**THE TASK:** All lines containing the string "Consider" must be copied from the entries.

[Stored data entries]

------------------------------------------------------------------------

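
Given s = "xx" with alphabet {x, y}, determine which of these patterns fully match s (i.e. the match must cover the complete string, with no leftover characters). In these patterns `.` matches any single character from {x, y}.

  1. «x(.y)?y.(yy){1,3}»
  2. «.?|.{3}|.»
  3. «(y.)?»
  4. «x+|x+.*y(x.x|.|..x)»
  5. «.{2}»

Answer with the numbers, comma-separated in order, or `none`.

1 → no match — must end with "yy"
2 → no match
3 → no match
4 → match
5 → match

4, 5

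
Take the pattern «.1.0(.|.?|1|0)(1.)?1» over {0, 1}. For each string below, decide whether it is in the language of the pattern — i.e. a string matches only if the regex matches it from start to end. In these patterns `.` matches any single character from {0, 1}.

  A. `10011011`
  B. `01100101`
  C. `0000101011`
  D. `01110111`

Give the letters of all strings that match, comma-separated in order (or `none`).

A → no match
B → match
C → no match
D → no match

B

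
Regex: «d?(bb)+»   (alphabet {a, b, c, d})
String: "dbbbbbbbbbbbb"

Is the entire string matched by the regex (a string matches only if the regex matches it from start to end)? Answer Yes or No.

Yes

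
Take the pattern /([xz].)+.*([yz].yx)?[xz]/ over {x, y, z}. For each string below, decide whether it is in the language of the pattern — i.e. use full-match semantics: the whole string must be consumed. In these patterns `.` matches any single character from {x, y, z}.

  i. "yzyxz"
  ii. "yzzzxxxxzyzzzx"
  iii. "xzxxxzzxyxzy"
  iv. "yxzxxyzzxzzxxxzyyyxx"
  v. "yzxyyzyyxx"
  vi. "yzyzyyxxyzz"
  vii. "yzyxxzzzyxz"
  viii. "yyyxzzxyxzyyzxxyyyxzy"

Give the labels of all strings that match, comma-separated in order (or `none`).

i. "yzyxz" → no match
ii → no match
iii. "xzxxxzzxyxzy" → no match
iv → no match
v. "yzxyyzyyxx" → no match
vi. "yzyzyyxxyzz" → no match
vii. "yzyxxzzzyxz" → no match
viii → no match

none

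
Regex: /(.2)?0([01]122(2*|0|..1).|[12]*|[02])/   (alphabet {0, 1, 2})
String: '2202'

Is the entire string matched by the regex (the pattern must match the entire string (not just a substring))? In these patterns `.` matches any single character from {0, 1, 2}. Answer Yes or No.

Yes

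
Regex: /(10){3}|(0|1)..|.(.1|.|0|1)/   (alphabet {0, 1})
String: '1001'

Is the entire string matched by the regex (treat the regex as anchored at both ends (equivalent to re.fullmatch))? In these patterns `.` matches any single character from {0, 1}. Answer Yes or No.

No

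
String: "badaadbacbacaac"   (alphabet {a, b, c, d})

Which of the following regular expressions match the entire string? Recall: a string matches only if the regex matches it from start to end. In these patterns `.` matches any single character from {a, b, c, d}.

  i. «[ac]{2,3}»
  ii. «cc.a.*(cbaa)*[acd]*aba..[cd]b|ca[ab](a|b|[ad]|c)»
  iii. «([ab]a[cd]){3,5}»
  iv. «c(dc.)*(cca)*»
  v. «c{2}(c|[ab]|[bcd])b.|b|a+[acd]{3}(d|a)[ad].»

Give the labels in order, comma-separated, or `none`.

iii

i → no match
ii → no match
iii → match
iv → no match — must start with "c"
v → no match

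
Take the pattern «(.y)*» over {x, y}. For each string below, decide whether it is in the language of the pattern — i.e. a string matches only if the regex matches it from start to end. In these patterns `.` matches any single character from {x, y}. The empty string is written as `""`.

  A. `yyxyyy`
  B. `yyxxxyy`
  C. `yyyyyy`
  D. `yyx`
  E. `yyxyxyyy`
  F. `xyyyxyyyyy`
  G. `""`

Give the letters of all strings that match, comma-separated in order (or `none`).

A → match
B → no match
C → match
D → no match
E → match
F → match
G → match

A, C, E, F, G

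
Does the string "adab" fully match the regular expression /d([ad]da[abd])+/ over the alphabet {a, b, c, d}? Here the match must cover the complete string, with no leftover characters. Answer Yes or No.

No

Every match must start with "d", but "adab" does not.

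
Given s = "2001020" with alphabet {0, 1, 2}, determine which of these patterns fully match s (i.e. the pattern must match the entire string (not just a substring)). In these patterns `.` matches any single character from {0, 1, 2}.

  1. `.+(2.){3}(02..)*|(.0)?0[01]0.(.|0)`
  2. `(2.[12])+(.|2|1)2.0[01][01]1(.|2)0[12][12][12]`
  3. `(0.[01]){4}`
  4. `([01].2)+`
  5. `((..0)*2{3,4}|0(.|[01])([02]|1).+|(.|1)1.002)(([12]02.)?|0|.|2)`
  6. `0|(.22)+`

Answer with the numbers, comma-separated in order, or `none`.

1 → match
2 → no match
3 → no match — must start with "0"
4 → no match — must end with "2"
5 → no match
6 → no match

1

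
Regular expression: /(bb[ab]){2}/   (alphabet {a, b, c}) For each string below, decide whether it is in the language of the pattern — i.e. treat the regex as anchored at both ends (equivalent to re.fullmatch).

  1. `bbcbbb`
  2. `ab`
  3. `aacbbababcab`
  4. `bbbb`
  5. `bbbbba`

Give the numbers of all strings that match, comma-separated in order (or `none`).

1. `bbcbbb` → no match
2. `ab` → no match — must start with `bb`
3. `aacbbababcab` → no match — must start with `bb`
4. `bbbb` → no match
5. `bbbbba` → match

5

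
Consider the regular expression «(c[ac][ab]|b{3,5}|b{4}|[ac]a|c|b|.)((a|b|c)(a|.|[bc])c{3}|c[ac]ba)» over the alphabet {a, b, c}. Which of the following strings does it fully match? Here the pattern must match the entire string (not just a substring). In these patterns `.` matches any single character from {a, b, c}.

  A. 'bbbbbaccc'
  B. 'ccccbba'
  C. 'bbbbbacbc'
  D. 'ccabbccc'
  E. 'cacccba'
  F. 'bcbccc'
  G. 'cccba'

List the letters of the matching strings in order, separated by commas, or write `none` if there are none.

A, D, F, G

A → match
B → no match
C → no match
D → match
E → no match
F → match
G → match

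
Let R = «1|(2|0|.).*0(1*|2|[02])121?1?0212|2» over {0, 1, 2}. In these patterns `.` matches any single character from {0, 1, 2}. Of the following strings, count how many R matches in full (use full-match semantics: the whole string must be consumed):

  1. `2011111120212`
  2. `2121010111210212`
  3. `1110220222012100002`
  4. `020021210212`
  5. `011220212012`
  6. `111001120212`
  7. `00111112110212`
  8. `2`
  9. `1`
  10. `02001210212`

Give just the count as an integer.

8

1 → match
2 → match
3 → no match
4 → match
5 → no match
6 → match
7 → match
8 → match
9 → match
10 → match
Total matched: 8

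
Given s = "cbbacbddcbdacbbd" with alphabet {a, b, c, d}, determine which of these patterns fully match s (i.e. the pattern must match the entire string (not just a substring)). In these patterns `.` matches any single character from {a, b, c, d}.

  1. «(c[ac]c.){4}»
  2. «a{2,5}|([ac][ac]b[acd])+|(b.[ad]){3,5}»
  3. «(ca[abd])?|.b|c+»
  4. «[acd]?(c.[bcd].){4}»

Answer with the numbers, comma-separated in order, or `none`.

1 → no match
2 → no match
3 → no match
4 → match

4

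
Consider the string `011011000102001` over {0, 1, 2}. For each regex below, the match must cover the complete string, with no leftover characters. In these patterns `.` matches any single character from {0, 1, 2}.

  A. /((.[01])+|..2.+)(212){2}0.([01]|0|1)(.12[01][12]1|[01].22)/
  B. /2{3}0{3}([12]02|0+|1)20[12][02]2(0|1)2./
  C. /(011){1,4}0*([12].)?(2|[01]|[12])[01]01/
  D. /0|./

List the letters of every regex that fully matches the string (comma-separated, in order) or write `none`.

C

A → no match
B → no match — must start with `2`
C → match
D → no match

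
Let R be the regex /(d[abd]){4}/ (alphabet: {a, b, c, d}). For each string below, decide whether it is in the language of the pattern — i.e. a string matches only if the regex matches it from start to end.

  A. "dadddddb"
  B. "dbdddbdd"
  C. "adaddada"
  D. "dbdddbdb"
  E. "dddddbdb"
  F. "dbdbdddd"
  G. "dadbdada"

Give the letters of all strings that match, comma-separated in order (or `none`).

A → match
B → match
C → no match — must start with "d"
D → match
E → match
F → match
G → match

A, B, D, E, F, G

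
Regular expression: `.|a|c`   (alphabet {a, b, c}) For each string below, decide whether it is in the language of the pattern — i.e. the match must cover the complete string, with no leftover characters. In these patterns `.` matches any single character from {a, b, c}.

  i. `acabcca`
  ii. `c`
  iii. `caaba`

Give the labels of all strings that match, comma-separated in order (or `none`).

ii

i → no match
ii → match
iii → no match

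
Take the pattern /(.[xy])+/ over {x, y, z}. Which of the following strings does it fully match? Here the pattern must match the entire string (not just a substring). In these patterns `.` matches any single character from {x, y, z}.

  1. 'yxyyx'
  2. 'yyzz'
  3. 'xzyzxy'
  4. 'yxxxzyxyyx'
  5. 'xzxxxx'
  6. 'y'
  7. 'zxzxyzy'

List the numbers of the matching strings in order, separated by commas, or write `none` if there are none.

1. 'yxyyx' → no match
2. 'yyzz' → no match
3. 'xzyzxy' → no match
4. 'yxxxzyxyyx' → match
5. 'xzxxxx' → no match
6. 'y' → no match
7. 'zxzxyzy' → no match

4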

------------------------------------------------------------------------

**RESULT OF THIS TASK:**
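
Consider the regular expression «(c[ac][ab]|b{3,5}|b{4}|[ac]a|c|b|.)((a|b|c)(a|.|[bc])c{3}|c[ac]ba)» over the alphabet {a, b, c}. Which of the following strings does it fully match? Here the pattern must match the entire string (not just a substring). In these patterns `.` matches any single character from {a, b, c}.
Consider the string `011011000102001` over {0, 1, 2}. For each regex below, the match must cover the complete string, with no leftover characters. In these patterns `.` matches any single character from {0, 1, 2}.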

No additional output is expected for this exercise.